— Record set —
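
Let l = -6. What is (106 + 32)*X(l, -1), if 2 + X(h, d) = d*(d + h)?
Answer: 690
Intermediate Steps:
X(h, d) = -2 + d*(d + h)
(106 + 32)*X(l, -1) = (106 + 32)*(-2 + (-1)**2 - 1*(-6)) = 138*(-2 + 1 + 6) = 138*5 = 690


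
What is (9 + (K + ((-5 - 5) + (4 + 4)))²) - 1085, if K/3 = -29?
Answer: 6845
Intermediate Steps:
K = -87 (K = 3*(-29) = -87)
(9 + (K + ((-5 - 5) + (4 + 4)))²) - 1085 = (9 + (-87 + ((-5 - 5) + (4 + 4)))²) - 1085 = (9 + (-87 + (-10 + 8))²) - 1085 = (9 + (-87 - 2)²) - 1085 = (9 + (-89)²) - 1085 = (9 + 7921) - 1085 = 7930 - 1085 = 6845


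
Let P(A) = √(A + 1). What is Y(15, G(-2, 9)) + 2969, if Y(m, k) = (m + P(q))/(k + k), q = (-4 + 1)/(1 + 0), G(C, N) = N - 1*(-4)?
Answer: 77209/26 + I*√2/26 ≈ 2969.6 + 0.054393*I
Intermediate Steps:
G(C, N) = 4 + N (G(C, N) = N + 4 = 4 + N)
q = -3 (q = -3/1 = -3*1 = -3)
P(A) = √(1 + A)
Y(m, k) = (m + I*√2)/(2*k) (Y(m, k) = (m + √(1 - 3))/(k + k) = (m + √(-2))/((2*k)) = (m + I*√2)*(1/(2*k)) = (m + I*√2)/(2*k))
Y(15, G(-2, 9)) + 2969 = (15 + I*√2)/(2*(4 + 9)) + 2969 = (½)*(15 + I*√2)/13 + 2969 = (½)*(1/13)*(15 + I*√2) + 2969 = (15/26 + I*√2/26) + 2969 = 77209/26 + I*√2/26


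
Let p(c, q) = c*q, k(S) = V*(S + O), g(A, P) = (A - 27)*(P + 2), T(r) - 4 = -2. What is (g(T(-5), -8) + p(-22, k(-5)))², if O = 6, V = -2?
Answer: 37636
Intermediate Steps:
T(r) = 2 (T(r) = 4 - 2 = 2)
g(A, P) = (-27 + A)*(2 + P)
k(S) = -12 - 2*S (k(S) = -2*(S + 6) = -2*(6 + S) = -12 - 2*S)
(g(T(-5), -8) + p(-22, k(-5)))² = ((-54 - 27*(-8) + 2*2 + 2*(-8)) - 22*(-12 - 2*(-5)))² = ((-54 + 216 + 4 - 16) - 22*(-12 + 10))² = (150 - 22*(-2))² = (150 + 44)² = 194² = 37636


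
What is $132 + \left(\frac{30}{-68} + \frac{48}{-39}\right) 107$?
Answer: $- \frac{20729}{442} \approx -46.898$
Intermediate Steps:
$132 + \left(\frac{30}{-68} + \frac{48}{-39}\right) 107 = 132 + \left(30 \left(- \frac{1}{68}\right) + 48 \left(- \frac{1}{39}\right)\right) 107 = 132 + \left(- \frac{15}{34} - \frac{16}{13}\right) 107 = 132 - \frac{79073}{442} = - \frac{20729}{442}$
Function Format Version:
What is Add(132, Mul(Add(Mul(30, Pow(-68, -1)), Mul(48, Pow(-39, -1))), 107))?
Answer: Rational(-20729, 442) ≈ -46.898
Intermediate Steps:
Add(132, Mul(Add(Mul(30, Pow(-68, -1)), Mul(48, Pow(-39, -1))), 107)) = Add(132, Mul(Add(Mul(30, Rational(-1, 68)), Mul(48, Rational(-1, 39))), 107)) = Add(132, Mul(Add(Rational(-15, 34), Rational(-16, 13)), 107)) = Add(132, Mul(Rational(-739, 442), 107)) = Add(132, Rational(-79073, 442)) = Rational(-20729, 442)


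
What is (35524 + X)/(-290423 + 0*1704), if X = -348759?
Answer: 313235/290423 ≈ 1.0785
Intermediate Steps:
(35524 + X)/(-290423 + 0*1704) = (35524 - 348759)/(-290423 + 0*1704) = -313235/(-290423 + 0) = -313235/(-290423) = -313235*(-1/290423) = 313235/290423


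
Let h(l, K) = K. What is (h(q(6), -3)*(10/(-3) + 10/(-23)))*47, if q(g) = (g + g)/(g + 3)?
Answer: 12220/23 ≈ 531.30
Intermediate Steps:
q(g) = 2*g/(3 + g) (q(g) = (2*g)/(3 + g) = 2*g/(3 + g))
(h(q(6), -3)*(10/(-3) + 10/(-23)))*47 = -3*(10/(-3) + 10/(-23))*47 = -3*(10*(-⅓) + 10*(-1/23))*47 = -3*(-10/3 - 10/23)*47 = -3*(-260/69)*47 = (260/23)*47 = 12220/23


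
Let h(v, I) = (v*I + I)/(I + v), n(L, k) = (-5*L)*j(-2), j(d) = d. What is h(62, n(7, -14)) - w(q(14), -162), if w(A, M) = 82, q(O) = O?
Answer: -1069/22 ≈ -48.591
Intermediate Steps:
n(L, k) = 10*L (n(L, k) = -5*L*(-2) = 10*L)
h(v, I) = (I + I*v)/(I + v) (h(v, I) = (I*v + I)/(I + v) = (I + I*v)/(I + v))
h(62, n(7, -14)) - w(q(14), -162) = (10*7)*(1 + 62)/(10*7 + 62) - 1*82 = 70*63/(70 + 62) - 82 = 70*63/132 - 82 = 70*(1/132)*63 - 82 = 735/22 - 82 = -1069/22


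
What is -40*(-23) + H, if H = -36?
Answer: 884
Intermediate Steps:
-40*(-23) + H = -40*(-23) - 36 = 920 - 36 = 884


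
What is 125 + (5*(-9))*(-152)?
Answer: 6965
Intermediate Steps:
125 + (5*(-9))*(-152) = 125 - 45*(-152) = 125 + 6840 = 6965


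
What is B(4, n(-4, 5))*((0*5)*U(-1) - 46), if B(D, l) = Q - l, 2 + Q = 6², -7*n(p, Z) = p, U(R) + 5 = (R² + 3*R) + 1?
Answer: -10764/7 ≈ -1537.7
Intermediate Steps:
U(R) = -4 + R² + 3*R (U(R) = -5 + ((R² + 3*R) + 1) = -5 + (1 + R² + 3*R) = -4 + R² + 3*R)
n(p, Z) = -p/7
Q = 34 (Q = -2 + 6² = -2 + 36 = 34)
B(D, l) = 34 - l
B(4, n(-4, 5))*((0*5)*U(-1) - 46) = (34 - (-1)*(-4)/7)*((0*5)*(-4 + (-1)² + 3*(-1)) - 46) = (34 - 1*4/7)*(0*(-4 + 1 - 3) - 46) = (34 - 4/7)*(0*(-6) - 46) = 234*(0 - 46)/7 = (234/7)*(-46) = -10764/7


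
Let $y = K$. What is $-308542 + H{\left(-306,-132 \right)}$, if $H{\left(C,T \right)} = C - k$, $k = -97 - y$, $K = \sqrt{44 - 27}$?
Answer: $-308751 + \sqrt{17} \approx -3.0875 \cdot 10^{5}$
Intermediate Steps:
$K = \sqrt{17} \approx 4.1231$
$y = \sqrt{17} \approx 4.1231$
$k = -97 - \sqrt{17} \approx -101.12$
$H{\left(C,T \right)} = 97 + C + \sqrt{17}$ ($H{\left(C,T \right)} = C - \left(-97 - \sqrt{17}\right) = C + \left(97 + \sqrt{17}\right) = 97 + C + \sqrt{17}$)
$-308542 + H{\left(-306,-132 \right)} = -308542 + \left(97 - 306 + \sqrt{17}\right) = -308542 - \left(209 - \sqrt{17}\right) = -308751 + \sqrt{17}$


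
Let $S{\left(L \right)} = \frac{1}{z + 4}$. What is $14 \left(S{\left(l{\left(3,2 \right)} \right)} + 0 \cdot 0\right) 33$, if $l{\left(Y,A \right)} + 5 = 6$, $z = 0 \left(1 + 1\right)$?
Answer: $\frac{231}{2} \approx 115.5$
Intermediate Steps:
$z = 0$ ($z = 0 \cdot 2 = 0$)
$l{\left(Y,A \right)} = 1$ ($l{\left(Y,A \right)} = -5 + 6 = 1$)
$S{\left(L \right)} = \frac{1}{4}$ ($S{\left(L \right)} = \frac{1}{0 + 4} = \frac{1}{4}$)
$14 \left(S{\left(l{\left(3,2 \right)} \right)} + 0 \cdot 0\right) 33 = 14 \left(\frac{1}{4} + 0 \cdot 0\right) 33 = 14 \left(\frac{1}{4} + 0\right) 33 = 14 \cdot \frac{1}{4} \cdot 33 = \frac{7}{2} \cdot 33 = \frac{231}{2}$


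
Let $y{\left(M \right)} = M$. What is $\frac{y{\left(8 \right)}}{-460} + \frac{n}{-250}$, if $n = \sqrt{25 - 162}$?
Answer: $- \frac{2}{115} - \frac{i \sqrt{137}}{250} \approx -0.017391 - 0.046819 i$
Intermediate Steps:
$n = i \sqrt{137}$ ($n = \sqrt{-137} = i \sqrt{137} \approx 11.705 i$)
$\frac{y{\left(8 \right)}}{-460} + \frac{n}{-250} = \frac{8}{-460} + \frac{i \sqrt{137}}{-250} = 8 \left(- \frac{1}{460}\right) + i \sqrt{137} \left(- \frac{1}{250}\right) = - \frac{2}{115} - \frac{i \sqrt{137}}{250}$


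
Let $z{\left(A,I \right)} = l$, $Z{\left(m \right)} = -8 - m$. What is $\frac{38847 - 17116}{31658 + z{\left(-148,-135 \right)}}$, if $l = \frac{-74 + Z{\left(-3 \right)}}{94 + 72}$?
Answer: $\frac{3607346}{5255149} \approx 0.68644$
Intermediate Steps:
$l = - \frac{79}{166}$ ($l = \frac{-74 - 5}{94 + 72} = \frac{-74 + \left(-8 + 3\right)}{166} = \left(-74 - 5\right) \frac{1}{166} = \left(-79\right) \frac{1}{166} = - \frac{79}{166} \approx -0.4759$)
$z{\left(A,I \right)} = - \frac{79}{166}$
$\frac{38847 - 17116}{31658 + z{\left(-148,-135 \right)}} = \frac{38847 - 17116}{31658 - \frac{79}{166}} = \frac{21731}{\frac{5255149}{166}} = 21731 \cdot \frac{166}{5255149} = \frac{3607346}{5255149}$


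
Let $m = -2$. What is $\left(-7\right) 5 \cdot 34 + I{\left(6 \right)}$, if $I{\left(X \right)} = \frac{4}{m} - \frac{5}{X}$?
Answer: $- \frac{7157}{6} \approx -1192.8$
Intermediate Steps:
$I{\left(X \right)} = -2 - \frac{5}{X}$ ($I{\left(X \right)} = \frac{4}{-2} - \frac{5}{X} = 4 \left(- \frac{1}{2}\right) - \frac{5}{X} = -2 - \frac{5}{X}$)
$\left(-7\right) 5 \cdot 34 + I{\left(6 \right)} = \left(-7\right) 5 \cdot 34 - \left(2 + \frac{5}{6}\right) = \left(-35\right) 34 - \frac{17}{6} = -1190 - \frac{17}{6} = - \frac{7157}{6}$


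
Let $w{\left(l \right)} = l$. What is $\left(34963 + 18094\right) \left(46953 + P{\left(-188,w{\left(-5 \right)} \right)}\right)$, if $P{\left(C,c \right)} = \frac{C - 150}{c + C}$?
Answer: $\frac{480816700219}{193} \approx 2.4913 \cdot 10^{9}$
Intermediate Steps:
$P{\left(C,c \right)} = \frac{-150 + C}{C + c}$
$\left(34963 + 18094\right) \left(46953 + P{\left(-188,w{\left(-5 \right)} \right)}\right) = \left(34963 + 18094\right) \left(46953 + \frac{-150 - 188}{-188 - 5}\right) = 53057 \left(46953 + \frac{1}{-193} \left(-338\right)\right) = 53057 \left(46953 - - \frac{338}{193}\right) = 53057 \left(46953 + \frac{338}{193}\right) = 53057 \cdot \frac{9062267}{193} = \frac{480816700219}{193}$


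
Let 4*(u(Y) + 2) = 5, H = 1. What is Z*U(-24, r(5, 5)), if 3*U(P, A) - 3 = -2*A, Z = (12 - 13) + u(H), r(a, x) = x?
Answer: 49/12 ≈ 4.0833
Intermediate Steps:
u(Y) = -3/4 (u(Y) = -2 + (1/4)*5 = -2 + 5/4 = -3/4)
Z = -7/4 (Z = (12 - 13) - 3/4 = -1 - 3/4 = -7/4 ≈ -1.7500)
U(P, A) = 1 - 2*A/3 (U(P, A) = 1 + (-2*A)/3 = 1 - 2*A/3)
Z*U(-24, r(5, 5)) = -7*(1 - 2/3*5)/4 = -7*(1 - 10/3)/4 = -7/4*(-7/3) = 49/12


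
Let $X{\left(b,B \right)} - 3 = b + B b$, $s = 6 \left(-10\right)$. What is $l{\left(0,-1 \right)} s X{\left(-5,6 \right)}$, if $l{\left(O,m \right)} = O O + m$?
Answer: $-1920$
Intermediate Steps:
$l{\left(O,m \right)} = m + O^{2}$ ($l{\left(O,m \right)} = O^{2} + m = m + O^{2}$)
$s = -60$
$X{\left(b,B \right)} = 3 + b + B b$ ($X{\left(b,B \right)} = 3 + \left(b + B b\right) = 3 + b + B b$)
$l{\left(0,-1 \right)} s X{\left(-5,6 \right)} = \left(-1 + 0^{2}\right) \left(-60\right) \left(3 - 5 + 6 \left(-5\right)\right) = \left(-1 + 0\right) \left(-60\right) \left(3 - 5 - 30\right) = \left(-1\right) \left(-60\right) \left(-32\right) = 60 \left(-32\right) = -1920$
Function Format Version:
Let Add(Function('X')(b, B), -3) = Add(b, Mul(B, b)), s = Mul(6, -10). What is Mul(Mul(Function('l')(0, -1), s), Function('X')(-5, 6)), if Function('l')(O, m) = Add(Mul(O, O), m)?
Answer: -1920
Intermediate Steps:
Function('l')(O, m) = Add(m, Pow(O, 2)) (Function('l')(O, m) = Add(Pow(O, 2), m) = Add(m, Pow(O, 2)))
s = -60
Function('X')(b, B) = Add(3, b, Mul(B, b)) (Function('X')(b, B) = Add(3, Add(b, Mul(B, b))) = Add(3, b, Mul(B, b)))
Mul(Mul(Function('l')(0, -1), s), Function('X')(-5, 6)) = Mul(Mul(Add(-1, Pow(0, 2)), -60), Add(3, -5, Mul(6, -5))) = Mul(Mul(Add(-1, 0), -60), Add(3, -5, -30)) = Mul(Mul(-1, -60), -32) = Mul(60, -32) = -1920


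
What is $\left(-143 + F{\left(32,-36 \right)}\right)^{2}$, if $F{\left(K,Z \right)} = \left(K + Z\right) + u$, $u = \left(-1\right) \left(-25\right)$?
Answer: $14884$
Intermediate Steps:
$u = 25$
$F{\left(K,Z \right)} = 25 + K + Z$ ($F{\left(K,Z \right)} = \left(K + Z\right) + 25 = 25 + K + Z$)
$\left(-143 + F{\left(32,-36 \right)}\right)^{2} = \left(-143 + \left(25 + 32 - 36\right)\right)^{2} = \left(-143 + 21\right)^{2} = \left(-122\right)^{2} = 14884$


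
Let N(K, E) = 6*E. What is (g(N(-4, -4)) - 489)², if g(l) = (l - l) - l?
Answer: 216225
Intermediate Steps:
g(l) = -l (g(l) = 0 - l = -l)
(g(N(-4, -4)) - 489)² = (-6*(-4) - 489)² = (-1*(-24) - 489)² = (24 - 489)² = (-465)² = 216225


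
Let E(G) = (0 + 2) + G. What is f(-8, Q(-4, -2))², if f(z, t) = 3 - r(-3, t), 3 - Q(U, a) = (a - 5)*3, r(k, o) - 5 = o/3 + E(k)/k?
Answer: 961/9 ≈ 106.78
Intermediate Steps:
E(G) = 2 + G
r(k, o) = 5 + o/3 + (2 + k)/k (r(k, o) = 5 + (o/3 + (2 + k)/k) = 5 + o/3 + (2 + k)/k)
Q(U, a) = 18 - 3*a (Q(U, a) = 3 - (a - 5)*3 = 3 - (-5 + a)*3 = 3 - (-15 + 3*a) = 3 + (15 - 3*a) = 18 - 3*a)
f(z, t) = -7/3 - t/3 (f(z, t) = 3 - (6 + 2/(-3) + t/3) = 3 - (6 + 2*(-⅓) + t/3) = 3 - (6 - ⅔ + t/3) = 3 - (16/3 + t/3) = 3 + (-16/3 - t/3) = -7/3 - t/3)
f(-8, Q(-4, -2))² = (-7/3 - (18 - 3*(-2))/3)² = (-7/3 - (18 + 6)/3)² = (-7/3 - ⅓*24)² = (-7/3 - 8)² = (-31/3)² = 961/9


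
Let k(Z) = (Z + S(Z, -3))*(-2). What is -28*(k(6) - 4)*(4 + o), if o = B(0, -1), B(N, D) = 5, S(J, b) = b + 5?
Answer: 5040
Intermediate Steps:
S(J, b) = 5 + b
k(Z) = -4 - 2*Z (k(Z) = (Z + (5 - 3))*(-2) = (Z + 2)*(-2) = (2 + Z)*(-2) = -4 - 2*Z)
o = 5
-28*(k(6) - 4)*(4 + o) = -28*((-4 - 2*6) - 4)*(4 + 5) = -28*((-4 - 12) - 4)*9 = -28*(-16 - 4)*9 = -(-560)*9 = -28*(-180) = 5040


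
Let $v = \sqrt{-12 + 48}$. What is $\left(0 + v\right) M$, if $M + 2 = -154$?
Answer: $-936$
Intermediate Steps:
$M = -156$ ($M = -2 - 154 = -156$)
$v = 6$ ($v = \sqrt{36} = 6$)
$\left(0 + v\right) M = \left(0 + 6\right) \left(-156\right) = 6 \left(-156\right) = -936$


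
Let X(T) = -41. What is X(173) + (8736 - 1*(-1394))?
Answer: 10089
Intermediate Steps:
X(173) + (8736 - 1*(-1394)) = -41 + (8736 - 1*(-1394)) = -41 + (8736 + 1394) = -41 + 10130 = 10089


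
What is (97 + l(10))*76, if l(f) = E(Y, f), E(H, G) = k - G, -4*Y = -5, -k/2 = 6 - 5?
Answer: 6460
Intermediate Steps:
k = -2 (k = -2*(6 - 5) = -2*1 = -2)
Y = 5/4 (Y = -¼*(-5) = 5/4 ≈ 1.2500)
E(H, G) = -2 - G
l(f) = -2 - f
(97 + l(10))*76 = (97 + (-2 - 1*10))*76 = (97 + (-2 - 10))*76 = (97 - 12)*76 = 85*76 = 6460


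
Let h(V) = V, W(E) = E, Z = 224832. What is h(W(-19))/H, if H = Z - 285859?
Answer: 19/61027 ≈ 0.00031134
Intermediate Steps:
H = -61027 (H = 224832 - 285859 = -61027)
h(W(-19))/H = -19/(-61027) = -19*(-1/61027) = 19/61027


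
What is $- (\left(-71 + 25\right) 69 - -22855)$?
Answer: $-19681$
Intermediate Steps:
$- (\left(-71 + 25\right) 69 - -22855) = - (\left(-46\right) 69 + 22855) = - (-3174 + 22855) = \left(-1\right) 19681 = -19681$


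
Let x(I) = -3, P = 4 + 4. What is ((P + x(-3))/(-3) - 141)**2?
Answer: 183184/9 ≈ 20354.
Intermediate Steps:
P = 8
((P + x(-3))/(-3) - 141)**2 = ((8 - 3)/(-3) - 141)**2 = (-1/3*5 - 141)**2 = (-5/3 - 141)**2 = (-428/3)**2 = 183184/9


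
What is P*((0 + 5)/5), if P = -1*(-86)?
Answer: 86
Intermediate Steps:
P = 86
P*((0 + 5)/5) = 86*((0 + 5)/5) = 86*((⅕)*5) = 86*1 = 86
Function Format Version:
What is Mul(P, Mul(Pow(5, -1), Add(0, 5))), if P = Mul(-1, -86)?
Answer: 86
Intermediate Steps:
P = 86
Mul(P, Mul(Pow(5, -1), Add(0, 5))) = Mul(86, Mul(Pow(5, -1), Add(0, 5))) = Mul(86, Mul(Rational(1, 5), 5)) = Mul(86, 1) = 86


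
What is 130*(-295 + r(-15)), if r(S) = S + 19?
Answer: -37830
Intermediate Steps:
r(S) = 19 + S
130*(-295 + r(-15)) = 130*(-295 + (19 - 15)) = 130*(-295 + 4) = 130*(-291) = -37830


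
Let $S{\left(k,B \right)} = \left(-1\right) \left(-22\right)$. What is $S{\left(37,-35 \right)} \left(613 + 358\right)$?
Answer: $21362$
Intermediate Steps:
$S{\left(k,B \right)} = 22$
$S{\left(37,-35 \right)} \left(613 + 358\right) = 22 \left(613 + 358\right) = 22 \cdot 971 = 21362$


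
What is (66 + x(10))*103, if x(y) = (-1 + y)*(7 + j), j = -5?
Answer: 8652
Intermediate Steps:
x(y) = -2 + 2*y (x(y) = (-1 + y)*(7 - 5) = (-1 + y)*2 = -2 + 2*y)
(66 + x(10))*103 = (66 + (-2 + 2*10))*103 = (66 + (-2 + 20))*103 = (66 + 18)*103 = 84*103 = 8652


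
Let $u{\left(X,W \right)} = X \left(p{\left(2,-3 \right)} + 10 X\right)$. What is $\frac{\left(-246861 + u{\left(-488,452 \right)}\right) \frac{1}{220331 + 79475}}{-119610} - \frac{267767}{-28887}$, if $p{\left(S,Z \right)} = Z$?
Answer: $\frac{246205338477361}{26561074800780} \approx 9.2694$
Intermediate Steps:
$u{\left(X,W \right)} = X \left(-3 + 10 X\right)$
$\frac{\left(-246861 + u{\left(-488,452 \right)}\right) \frac{1}{220331 + 79475}}{-119610} - \frac{267767}{-28887} = \frac{\left(-246861 - 488 \left(-3 + 10 \left(-488\right)\right)\right) \frac{1}{220331 + 79475}}{-119610} - \frac{267767}{-28887} = \frac{-246861 - 488 \left(-3 - 4880\right)}{299806} \left(- \frac{1}{119610}\right) - - \frac{267767}{28887} = \left(-246861 - -2382904\right) \frac{1}{299806} \left(- \frac{1}{119610}\right) + \frac{267767}{28887} = \left(-246861 + 2382904\right) \frac{1}{299806} \left(- \frac{1}{119610}\right) + \frac{267767}{28887} = 2136043 \cdot \frac{1}{299806} \left(- \frac{1}{119610}\right) + \frac{267767}{28887} = \frac{164311}{23062} \left(- \frac{1}{119610}\right) + \frac{267767}{28887} = - \frac{164311}{2758445820} + \frac{267767}{28887} = \frac{246205338477361}{26561074800780}$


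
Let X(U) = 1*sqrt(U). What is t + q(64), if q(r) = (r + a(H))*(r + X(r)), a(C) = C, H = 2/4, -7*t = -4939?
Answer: 37447/7 ≈ 5349.6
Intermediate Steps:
X(U) = sqrt(U)
t = 4939/7 (t = -1/7*(-4939) = 4939/7 ≈ 705.57)
H = 1/2 (H = 2*(1/4) = 1/2 ≈ 0.50000)
q(r) = (1/2 + r)*(r + sqrt(r)) (q(r) = (r + 1/2)*(r + sqrt(r)) = (1/2 + r)*(r + sqrt(r)))
t + q(64) = 4939/7 + (64**2 + 64**(3/2) + (1/2)*64 + sqrt(64)/2) = 4939/7 + (4096 + 512 + 32 + (1/2)*8) = 4939/7 + (4096 + 512 + 32 + 4) = 4939/7 + 4644 = 37447/7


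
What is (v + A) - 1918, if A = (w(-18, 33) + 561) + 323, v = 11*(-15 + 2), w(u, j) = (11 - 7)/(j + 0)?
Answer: -38837/33 ≈ -1176.9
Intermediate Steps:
w(u, j) = 4/j
v = -143 (v = 11*(-13) = -143)
A = 29176/33 (A = (4/33 + 561) + 323 = 18517/33 + 323 = 29176/33 ≈ 884.12)
(v + A) - 1918 = (-143 + 29176/33) - 1918 = 24457/33 - 1918 = -38837/33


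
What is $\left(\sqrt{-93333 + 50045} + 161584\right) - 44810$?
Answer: $116774 + 2 i \sqrt{10822} \approx 1.1677 \cdot 10^{5} + 208.06 i$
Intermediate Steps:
$\left(\sqrt{-93333 + 50045} + 161584\right) - 44810 = \left(\sqrt{-43288} + 161584\right) - 44810 = \left(2 i \sqrt{10822} + 161584\right) - 44810 = \left(161584 + 2 i \sqrt{10822}\right) - 44810 = 116774 + 2 i \sqrt{10822}$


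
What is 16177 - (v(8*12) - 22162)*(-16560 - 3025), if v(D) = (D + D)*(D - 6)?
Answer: -95597793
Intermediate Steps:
v(D) = 2*D*(-6 + D) (v(D) = (2*D)*(-6 + D) = 2*D*(-6 + D))
16177 - (v(8*12) - 22162)*(-16560 - 3025) = 16177 - (2*(8*12)*(-6 + 8*12) - 22162)*(-16560 - 3025) = 16177 - (2*96*(-6 + 96) - 22162)*(-19585) = 16177 - (2*96*90 - 22162)*(-19585) = 16177 - (17280 - 22162)*(-19585) = 16177 - (-4882)*(-19585) = 16177 - 1*95613970 = 16177 - 95613970 = -95597793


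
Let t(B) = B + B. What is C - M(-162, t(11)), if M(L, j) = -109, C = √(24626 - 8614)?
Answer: 109 + 2*√4003 ≈ 235.54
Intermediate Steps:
C = 2*√4003 (C = √16012 = 2*√4003 ≈ 126.54)
t(B) = 2*B
C - M(-162, t(11)) = 2*√4003 - 1*(-109) = 2*√4003 + 109 = 109 + 2*√4003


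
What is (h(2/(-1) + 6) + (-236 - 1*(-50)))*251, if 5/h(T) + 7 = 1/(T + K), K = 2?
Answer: -1921656/41 ≈ -46870.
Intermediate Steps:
h(T) = 5/(-7 + 1/(2 + T)) (h(T) = 5/(-7 + 1/(T + 2)) = 5/(-7 + 1/(2 + T)))
(h(2/(-1) + 6) + (-236 - 1*(-50)))*251 = (5*(-2 - (2/(-1) + 6))/(13 + 7*(2/(-1) + 6)) + (-236 - 1*(-50)))*251 = (5*(-2 - (2*(-1) + 6))/(13 + 7*(2*(-1) + 6)) + (-236 + 50))*251 = (5*(-2 - (-2 + 6))/(13 + 7*(-2 + 6)) - 186)*251 = (5*(-2 - 1*4)/(13 + 7*4) - 186)*251 = (5*(-2 - 4)/(13 + 28) - 186)*251 = (5*(-6)/41 - 186)*251 = (5*(1/41)*(-6) - 186)*251 = (-30/41 - 186)*251 = -7656/41*251 = -1921656/41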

— Task brief —
Reproduce word for word the material above, beginning with the line that contains "if $M + 2 = -154$?" and ending with the line that contains "Answer: 6460".

— Solution to the exercise —
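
Let $v = \sqrt{-12 + 48}$. What is $\left(0 + v\right) M$, if $M + 2 = -154$?
Answer: $-936$
Intermediate Steps:
$M = -156$ ($M = -2 - 154 = -156$)
$v = 6$ ($v = \sqrt{36} = 6$)
$\left(0 + v\right) M = \left(0 + 6\right) \left(-156\right) = 6 \left(-156\right) = -936$


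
Let X(T) = -41. What is X(173) + (8736 - 1*(-1394))?
Answer: 10089
Intermediate Steps:
X(173) + (8736 - 1*(-1394)) = -41 + (8736 - 1*(-1394)) = -41 + (8736 + 1394) = -41 + 10130 = 10089


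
What is (97 + l(10))*76, if l(f) = E(Y, f), E(H, G) = k - G, -4*Y = -5, -k/2 = 6 - 5?
Answer: 6460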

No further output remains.